(DATA FOR ANALYSIS)
·····
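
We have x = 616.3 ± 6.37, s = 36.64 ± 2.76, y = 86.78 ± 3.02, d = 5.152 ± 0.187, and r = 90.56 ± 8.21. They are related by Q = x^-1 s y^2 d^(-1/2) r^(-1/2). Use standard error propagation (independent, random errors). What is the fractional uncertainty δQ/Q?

Relative error in a monomial: (δQ/Q)² = Σ (nᵢ · δxᵢ/xᵢ)².
  (-1·δx/x)² = (-1×0.0103)² = 0.000107;  (1·δs/s)² = (1×0.0753)² = 0.00567;  (2·δy/y)² = (2×0.0348)² = 0.00484;  (−½·δd/d)² = (-0.5×0.0363)² = 0.000329;  (−½·δr/r)² = (-0.5×0.0907)² = 0.00205
δQ/Q = √(0.0130) = 0.114

0.114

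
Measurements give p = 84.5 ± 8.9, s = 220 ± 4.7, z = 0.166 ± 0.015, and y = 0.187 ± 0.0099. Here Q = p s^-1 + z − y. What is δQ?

0.0450

Let w = p·s^-1 = 0.384. δw/w = √((1·δp/p)² + (-1·δs/s)²) = √(0.0111 + 0.000456) = 0.107, so δw = 0.0413.
Q = w + z − y: δQ = √(δw² + δz² + δy²) = √(0.00170 + 0.000225 + 9.8e-05) = 0.0450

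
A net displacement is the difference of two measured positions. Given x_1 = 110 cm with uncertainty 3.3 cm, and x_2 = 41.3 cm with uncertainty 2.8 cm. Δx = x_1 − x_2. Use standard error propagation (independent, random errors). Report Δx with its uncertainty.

68.7 ± 4.33 cm

Sums and differences: (δΔx)² = Σ (cᵢ δxᵢ)².
  (δx_1)² = 10.9;  (δx_2)² = 7.84
δΔx = √(18.7) = 4.33 cm
Δx = 68.7 cm.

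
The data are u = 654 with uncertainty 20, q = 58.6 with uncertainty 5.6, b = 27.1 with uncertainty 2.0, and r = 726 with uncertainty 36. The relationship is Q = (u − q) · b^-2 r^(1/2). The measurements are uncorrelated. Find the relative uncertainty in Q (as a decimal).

0.154

Let w = u − q = 595. δw = √(δu² + δq²) = √(400 + 31.4) = 20.8, so δw/w = 0.0349.
Q is then a monomial in w, b, r:
δQ/Q = √((δw/w)² + (-2·δb/b)² + (½·δr/r)²) = √(0.00122 + 0.0218 + 0.000615) = 0.154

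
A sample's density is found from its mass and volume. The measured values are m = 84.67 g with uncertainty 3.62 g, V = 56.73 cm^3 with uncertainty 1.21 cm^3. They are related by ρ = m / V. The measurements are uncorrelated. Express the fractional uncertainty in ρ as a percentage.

Relative error in a monomial: (δρ/ρ)² = Σ (nᵢ · δxᵢ/xᵢ)².
  (1·δm/m)² = (1×0.0428)² = 0.00183;  (-1·δV/V)² = (-1×0.0213)² = 0.000455
δρ/ρ = √(0.00228) = 0.0478

4.78%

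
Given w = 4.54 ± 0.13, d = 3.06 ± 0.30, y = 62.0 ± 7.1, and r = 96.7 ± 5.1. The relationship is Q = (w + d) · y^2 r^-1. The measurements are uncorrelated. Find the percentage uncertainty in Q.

Let u = w + d = 7.60. δu = √(δw² + δd²) = √(0.0169 + 0.0900) = 0.327, so δu/u = 0.0430.
Q is then a monomial in u, y, r:
δQ/Q = √((δu/u)² + (2·δy/y)² + (-1·δr/r)²) = √(0.00185 + 0.0525 + 0.00278) = 0.239

23.9%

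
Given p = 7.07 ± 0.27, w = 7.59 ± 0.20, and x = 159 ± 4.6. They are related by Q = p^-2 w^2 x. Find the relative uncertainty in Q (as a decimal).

0.0972

Q is a product of powers, so relative uncertainties combine in quadrature:
  (-2·δp/p)² = (-2×0.0382)² = 0.00583;  (2·δw/w)² = (2×0.0264)² = 0.00278;  (1·δx/x)² = (1×0.0289)² = 0.000837
δQ/Q = √(0.00945) = 0.0972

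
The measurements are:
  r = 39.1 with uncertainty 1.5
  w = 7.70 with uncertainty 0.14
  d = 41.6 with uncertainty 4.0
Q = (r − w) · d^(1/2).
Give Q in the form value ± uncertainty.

Let u = r − w = 31.4. δu = √(δr² + δw²) = √(2.25 + 0.0196) = 1.51, so δu/u = 0.0480.
Q is then a monomial in u, d:
δQ/Q = √((δu/u)² + (½·δd/d)²) = √(0.00230 + 0.00231) = 0.0679
Q = 203, so δQ = 0.0679 × 203 = 13.8.

203 ± 13.8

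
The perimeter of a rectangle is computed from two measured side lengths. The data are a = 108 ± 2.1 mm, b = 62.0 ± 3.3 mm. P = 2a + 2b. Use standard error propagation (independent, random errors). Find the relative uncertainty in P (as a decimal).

0.0230

Each term contributes (cᵢ δxᵢ)² to (δP)²:
  (2·δa)² = 17.6;  (2·δb)² = 43.6
δP = √(61.2) = 7.82 mm
P = 340 mm, so δP/P = 7.82/340 = 0.0230.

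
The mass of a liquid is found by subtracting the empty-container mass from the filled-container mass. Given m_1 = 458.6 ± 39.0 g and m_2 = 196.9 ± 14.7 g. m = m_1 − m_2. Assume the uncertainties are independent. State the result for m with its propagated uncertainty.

261.7 ± 41.7 g

Sums and differences: (δm)² = Σ (cᵢ δxᵢ)².
  (δm_1)² = 1520;  (δm_2)² = 216
δm = √(1740) = 41.7 g
m = 261.7 g.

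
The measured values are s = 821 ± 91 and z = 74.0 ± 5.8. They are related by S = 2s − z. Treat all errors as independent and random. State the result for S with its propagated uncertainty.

Absolute uncertainties add in quadrature for a linear combination:
  (2·δs)² = 33100;  (δz)² = 33.6
δS = √(33200) = 182
S = 1570.

1570 ± 182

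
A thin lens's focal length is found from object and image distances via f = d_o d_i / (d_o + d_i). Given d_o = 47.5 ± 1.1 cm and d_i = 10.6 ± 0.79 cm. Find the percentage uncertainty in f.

∂f/∂d_o = (d_i/(d_o+d_i))² = 0.0333;  ∂f/∂d_i = (d_o/(d_o+d_i))² = 0.668
δf = √((∂f/∂d_o · δd_o)² + (∂f/∂d_i · δd_i)²) = √(0.00134 + 0.279) = 0.529 cm
f = 8.67 cm, so δf/f = 0.529/8.67 = 0.0611.

6.11%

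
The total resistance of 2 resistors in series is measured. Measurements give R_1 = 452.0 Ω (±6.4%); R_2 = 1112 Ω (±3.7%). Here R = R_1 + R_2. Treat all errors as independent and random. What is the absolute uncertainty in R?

Sums and differences: (δR)² = Σ (cᵢ δxᵢ)².
  (δR_1)² = 837;  (δR_2)² = 1690
δR = √(2530) = 50.3 Ω

50.3 Ω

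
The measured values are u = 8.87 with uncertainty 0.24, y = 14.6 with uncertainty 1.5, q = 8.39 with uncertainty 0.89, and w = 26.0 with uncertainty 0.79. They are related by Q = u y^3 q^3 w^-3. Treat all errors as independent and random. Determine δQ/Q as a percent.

Each factor contributes (exponent × relative error)² to (δQ/Q)²:
  (1·δu/u)² = (1×0.0271)² = 0.000732;  (3·δy/y)² = (3×0.103)² = 0.0950;  (3·δq/q)² = (3×0.106)² = 0.101;  (-3·δw/w)² = (-3×0.0304)² = 0.00831
δQ/Q = √(0.205) = 0.453

45.3%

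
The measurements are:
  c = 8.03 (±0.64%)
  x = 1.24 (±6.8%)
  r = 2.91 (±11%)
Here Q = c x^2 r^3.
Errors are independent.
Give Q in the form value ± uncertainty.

304 ± 109

Products/powers → add relative errors in quadrature, weighted by exponent:
  (1·δc/c)² = (1×0.00640)² = 4.1e-05;  (2·δx/x)² = (2×0.0680)² = 0.0185;  (3·δr/r)² = (3×0.110)² = 0.109
δQ/Q = √(0.127) = 0.357
Q = 304, so δQ = 0.357 × 304 = 109.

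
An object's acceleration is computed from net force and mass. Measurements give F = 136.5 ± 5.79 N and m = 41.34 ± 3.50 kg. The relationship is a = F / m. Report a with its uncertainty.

Each factor contributes (exponent × relative error)² to (δa/a)²:
  (1·δF/F)² = (1×0.0424)² = 0.00180;  (-1·δm/m)² = (-1×0.0847)² = 0.00717
δa/a = √(0.00897) = 0.0947
a = 3.302 m/s^2, so δa = 0.0947 × 3.302 = 0.313 m/s^2.

3.302 ± 0.313 m/s^2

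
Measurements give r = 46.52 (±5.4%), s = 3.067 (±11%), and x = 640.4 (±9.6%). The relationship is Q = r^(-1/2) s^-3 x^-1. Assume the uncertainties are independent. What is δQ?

Products/powers → add relative errors in quadrature, weighted by exponent:
  (−½·δr/r)² = (-0.5×0.0540)² = 0.000729;  (-3·δs/s)² = (-3×0.110)² = 0.109;  (-1·δx/x)² = (-1×0.0960)² = 0.00922
δQ/Q = √(0.119) = 0.345
Q = 7.936e-06, so δQ = 0.345 × 7.936e-06 = 2.74e-06.

2.74e-06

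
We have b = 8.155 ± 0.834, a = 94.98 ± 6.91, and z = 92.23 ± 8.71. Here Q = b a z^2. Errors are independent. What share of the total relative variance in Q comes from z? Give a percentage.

69.4%

(δQ/Q)² = (1·δb/b)² + (1·δa/a)² + (2·δz/z)²
  b term: (1×0.102)² = 0.0105
  a term: (1×0.0728)² = 0.00529
  z term: (2×0.0944)² = 0.0357
Total = 0.0514. Share from z = 0.0357/0.0514 = 0.694.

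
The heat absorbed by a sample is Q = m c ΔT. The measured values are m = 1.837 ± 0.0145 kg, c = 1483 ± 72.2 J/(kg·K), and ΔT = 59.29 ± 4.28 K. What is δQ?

Products/powers → add relative errors in quadrature, weighted by exponent:
  (1·δm/m)² = (1×0.00789)² = 6.23e-05;  (1·δc/c)² = (1×0.0487)² = 0.00237;  (1·δΔT/ΔT)² = (1×0.0722)² = 0.00521
δQ/Q = √(0.00764) = 0.0874
Q = 161500 J, so δQ = 0.0874 × 161500 = 14100 J.

14100 J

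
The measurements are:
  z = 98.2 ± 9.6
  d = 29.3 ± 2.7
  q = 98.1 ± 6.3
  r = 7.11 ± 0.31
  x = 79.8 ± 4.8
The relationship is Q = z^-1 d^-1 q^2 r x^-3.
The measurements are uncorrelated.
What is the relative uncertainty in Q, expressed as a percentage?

26.3%

Relative error in a monomial: (δQ/Q)² = Σ (nᵢ · δxᵢ/xᵢ)².
  (-1·δz/z)² = (-1×0.0978)² = 0.00956;  (-1·δd/d)² = (-1×0.0922)² = 0.00849;  (2·δq/q)² = (2×0.0642)² = 0.0165;  (1·δr/r)² = (1×0.0436)² = 0.00190;  (-3·δx/x)² = (-3×0.0602)² = 0.0326
δQ/Q = √(0.0690) = 0.263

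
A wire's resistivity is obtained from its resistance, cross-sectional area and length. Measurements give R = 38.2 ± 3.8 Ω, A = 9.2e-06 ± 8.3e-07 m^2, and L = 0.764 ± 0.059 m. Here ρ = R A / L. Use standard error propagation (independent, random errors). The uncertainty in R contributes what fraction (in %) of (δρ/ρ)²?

41.2%

(δρ/ρ)² = (1·δR/R)² + (1·δA/A)² + (-1·δL/L)²
  R term: (1×0.0995)² = 0.00990
  A term: (1×0.0902)² = 0.00814
  L term: (-1×0.0772)² = 0.00596
Total = 0.0240. Share from R = 0.00990/0.0240 = 0.412.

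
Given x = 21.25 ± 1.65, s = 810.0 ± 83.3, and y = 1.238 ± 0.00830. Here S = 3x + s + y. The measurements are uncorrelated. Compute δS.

S is a linear combination, so absolute uncertainties add in quadrature:
  (3·δx)² = 24.5;  (δs)² = 6940;  (δy)² = 6.89e-05
δS = √(6960) = 83.4

83.4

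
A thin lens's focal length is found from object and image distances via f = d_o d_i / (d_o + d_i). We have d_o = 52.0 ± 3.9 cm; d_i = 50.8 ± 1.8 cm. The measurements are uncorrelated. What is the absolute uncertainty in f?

∂f/∂d_o = (d_i/(d_o+d_i))² = 0.244;  ∂f/∂d_i = (d_o/(d_o+d_i))² = 0.256
δf = √((∂f/∂d_o · δd_o)² + (∂f/∂d_i · δd_i)²) = √(0.907 + 0.212) = 1.06 cm

1.06 cm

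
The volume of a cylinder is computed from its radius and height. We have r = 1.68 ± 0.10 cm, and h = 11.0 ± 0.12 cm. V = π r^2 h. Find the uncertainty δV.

Relative error in a monomial: (δV/V)² = Σ (nᵢ · δxᵢ/xᵢ)².
  (2·δr/r)² = (2×0.0595)² = 0.0142;  (1·δh/h)² = (1×0.0109)² = 0.000119
δV/V = √(0.0143) = 0.120
V = 97.5 cm^3, so δV = 0.120 × 97.5 = 11.7 cm^3.

11.7 cm^3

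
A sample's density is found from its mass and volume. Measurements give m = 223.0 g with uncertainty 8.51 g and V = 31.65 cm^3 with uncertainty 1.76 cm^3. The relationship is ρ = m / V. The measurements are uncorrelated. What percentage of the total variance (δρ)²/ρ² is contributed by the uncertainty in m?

(δρ/ρ)² = (1·δm/m)² + (-1·δV/V)²
  m term: (1×0.0382)² = 0.00146
  V term: (-1×0.0556)² = 0.00309
Total = 0.00455. Share from m = 0.00146/0.00455 = 0.320.

32.0%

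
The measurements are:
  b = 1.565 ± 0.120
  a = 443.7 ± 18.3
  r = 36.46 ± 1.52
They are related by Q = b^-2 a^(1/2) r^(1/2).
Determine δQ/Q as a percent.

15.6%

For a monomial Q ∝ b^-2, a^(1/2), r^(1/2), fractional errors add in quadrature:
  (-2·δb/b)² = (-2×0.0767)² = 0.0235;  (½·δa/a)² = (0.5×0.0412)² = 0.000425;  (½·δr/r)² = (0.5×0.0417)² = 0.000435
δQ/Q = √(0.0244) = 0.156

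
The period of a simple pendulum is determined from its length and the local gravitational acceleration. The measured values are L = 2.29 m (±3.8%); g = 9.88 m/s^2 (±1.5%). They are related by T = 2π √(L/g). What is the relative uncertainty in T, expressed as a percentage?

2.04%

Relative error in a monomial: (δT/T)² = Σ (nᵢ · δxᵢ/xᵢ)².
  (½·δL/L)² = (0.5×0.0380)² = 0.000361;  (−½·δg/g)² = (-0.5×0.0150)² = 5.62e-05
δT/T = √(0.000417) = 0.0204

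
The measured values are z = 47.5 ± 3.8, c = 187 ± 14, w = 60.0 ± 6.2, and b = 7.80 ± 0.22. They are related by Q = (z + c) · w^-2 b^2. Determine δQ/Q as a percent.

Let u = z + c = 234. δu = √(δz² + δc²) = √(14.4 + 196) = 14.5, so δu/u = 0.0619.
Q is then a monomial in u, w, b:
δQ/Q = √((δu/u)² + (-2·δw/w)² + (2·δb/b)²) = √(0.00383 + 0.0427 + 0.00318) = 0.223

22.3%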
·····
(REQUIREMENT) Locate "b = 1.565 ± 0.120" in the data above. Then repeat, exactly, its line and each line after it through the last, adding nothing.

(EXERCISE OUTPUT)
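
  b = 1.565 ± 0.120
  a = 443.7 ± 18.3
  r = 36.46 ± 1.52
They are related by Q = b^-2 a^(1/2) r^(1/2).
Determine δQ/Q as a percent.

15.6%

For a monomial Q ∝ b^-2, a^(1/2), r^(1/2), fractional errors add in quadrature:
  (-2·δb/b)² = (-2×0.0767)² = 0.0235;  (½·δa/a)² = (0.5×0.0412)² = 0.000425;  (½·δr/r)² = (0.5×0.0417)² = 0.000435
δQ/Q = √(0.0244) = 0.156

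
The period of a simple pendulum is determined from its length and the local gravitational acceleration. The measured values are L = 2.29 m (±3.8%); g = 9.88 m/s^2 (±1.5%). They are related by T = 2π √(L/g). What is the relative uncertainty in T, expressed as a percentage?

2.04%

Relative error in a monomial: (δT/T)² = Σ (nᵢ · δxᵢ/xᵢ)².
  (½·δL/L)² = (0.5×0.0380)² = 0.000361;  (−½·δg/g)² = (-0.5×0.0150)² = 5.62e-05
δT/T = √(0.000417) = 0.0204

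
The measured values are z = 47.5 ± 3.8, c = 187 ± 14, w = 60.0 ± 6.2, and b = 7.80 ± 0.22. They are related by Q = (z + c) · w^-2 b^2. Determine δQ/Q as a percent.

Let u = z + c = 234. δu = √(δz² + δc²) = √(14.4 + 196) = 14.5, so δu/u = 0.0619.
Q is then a monomial in u, w, b:
δQ/Q = √((δu/u)² + (-2·δw/w)² + (2·δb/b)²) = √(0.00383 + 0.0427 + 0.00318) = 0.223

22.3%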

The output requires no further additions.